Stored data entries:
———
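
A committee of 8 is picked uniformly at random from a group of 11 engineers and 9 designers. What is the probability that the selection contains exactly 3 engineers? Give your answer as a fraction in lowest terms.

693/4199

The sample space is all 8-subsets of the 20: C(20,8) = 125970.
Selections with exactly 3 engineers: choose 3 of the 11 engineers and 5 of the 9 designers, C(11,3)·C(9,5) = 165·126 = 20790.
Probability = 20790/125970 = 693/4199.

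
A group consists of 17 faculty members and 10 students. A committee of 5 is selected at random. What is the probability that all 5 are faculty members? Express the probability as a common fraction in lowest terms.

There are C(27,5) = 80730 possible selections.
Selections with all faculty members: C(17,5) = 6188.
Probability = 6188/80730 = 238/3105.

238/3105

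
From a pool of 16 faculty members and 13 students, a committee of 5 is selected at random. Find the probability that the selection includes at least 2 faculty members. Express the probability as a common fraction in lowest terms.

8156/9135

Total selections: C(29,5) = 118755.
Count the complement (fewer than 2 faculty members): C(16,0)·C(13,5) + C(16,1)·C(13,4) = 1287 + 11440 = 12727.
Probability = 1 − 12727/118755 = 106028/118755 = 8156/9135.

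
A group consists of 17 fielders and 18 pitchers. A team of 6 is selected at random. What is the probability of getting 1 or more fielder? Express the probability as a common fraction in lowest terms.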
———
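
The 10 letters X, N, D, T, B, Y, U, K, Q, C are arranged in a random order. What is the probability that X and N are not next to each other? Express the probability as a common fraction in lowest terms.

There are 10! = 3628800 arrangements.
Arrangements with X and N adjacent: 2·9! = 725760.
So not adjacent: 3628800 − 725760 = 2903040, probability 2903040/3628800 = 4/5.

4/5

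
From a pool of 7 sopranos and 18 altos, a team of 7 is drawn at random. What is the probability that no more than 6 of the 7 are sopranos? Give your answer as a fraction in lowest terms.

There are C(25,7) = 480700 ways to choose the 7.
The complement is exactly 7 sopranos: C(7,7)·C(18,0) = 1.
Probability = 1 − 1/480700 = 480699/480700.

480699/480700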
———
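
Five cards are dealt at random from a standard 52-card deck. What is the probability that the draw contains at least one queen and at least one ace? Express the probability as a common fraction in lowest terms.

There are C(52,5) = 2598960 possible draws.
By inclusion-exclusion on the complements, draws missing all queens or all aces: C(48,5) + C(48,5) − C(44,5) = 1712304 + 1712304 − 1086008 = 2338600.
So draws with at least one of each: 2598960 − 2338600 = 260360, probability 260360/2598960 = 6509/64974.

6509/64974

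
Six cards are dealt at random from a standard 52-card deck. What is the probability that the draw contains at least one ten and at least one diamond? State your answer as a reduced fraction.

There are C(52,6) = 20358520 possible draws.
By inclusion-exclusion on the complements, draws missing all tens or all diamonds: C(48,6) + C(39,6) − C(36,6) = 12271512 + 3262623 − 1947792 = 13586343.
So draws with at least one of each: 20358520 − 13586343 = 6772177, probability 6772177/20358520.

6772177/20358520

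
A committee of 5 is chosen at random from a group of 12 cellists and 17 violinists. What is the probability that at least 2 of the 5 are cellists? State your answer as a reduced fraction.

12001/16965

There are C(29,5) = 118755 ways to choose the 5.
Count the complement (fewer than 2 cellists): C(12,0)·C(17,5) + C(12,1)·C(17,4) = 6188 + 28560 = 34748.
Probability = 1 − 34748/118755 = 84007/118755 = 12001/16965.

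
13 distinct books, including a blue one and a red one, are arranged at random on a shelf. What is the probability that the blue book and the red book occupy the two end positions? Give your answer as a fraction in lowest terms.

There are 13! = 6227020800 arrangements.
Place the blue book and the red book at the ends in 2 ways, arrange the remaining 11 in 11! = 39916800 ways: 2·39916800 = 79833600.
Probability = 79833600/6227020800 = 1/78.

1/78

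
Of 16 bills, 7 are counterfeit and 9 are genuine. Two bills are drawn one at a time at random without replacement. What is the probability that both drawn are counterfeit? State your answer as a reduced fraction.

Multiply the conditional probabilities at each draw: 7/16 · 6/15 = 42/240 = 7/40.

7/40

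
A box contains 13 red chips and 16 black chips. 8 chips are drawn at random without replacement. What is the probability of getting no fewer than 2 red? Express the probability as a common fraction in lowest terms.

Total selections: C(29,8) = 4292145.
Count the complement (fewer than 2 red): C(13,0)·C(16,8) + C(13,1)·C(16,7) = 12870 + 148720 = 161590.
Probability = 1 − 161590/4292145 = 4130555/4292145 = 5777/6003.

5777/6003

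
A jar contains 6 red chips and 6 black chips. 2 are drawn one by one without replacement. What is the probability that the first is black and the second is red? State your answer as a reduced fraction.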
———
Task instructions:
Within the data above, the span starting at the line containing "A box contains" and ending at the line containing "A jar contains" is to be retyped exactly, with no other lines.

Written response:
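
A box contains 13 red chips and 16 black chips. 8 chips are drawn at random without replacement. What is the probability of getting no fewer than 2 red? Express the probability as a common fraction in lowest terms.

Total selections: C(29,8) = 4292145.
Count the complement (fewer than 2 red): C(13,0)·C(16,8) + C(13,1)·C(16,7) = 12870 + 148720 = 161590.
Probability = 1 − 161590/4292145 = 4130555/4292145 = 5777/6003.

5777/6003

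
A jar contains 6 red chips and 6 black chips. 2 are drawn one by one without replacement. What is the probability that the first is black and the second is red? State your answer as a reduced fraction.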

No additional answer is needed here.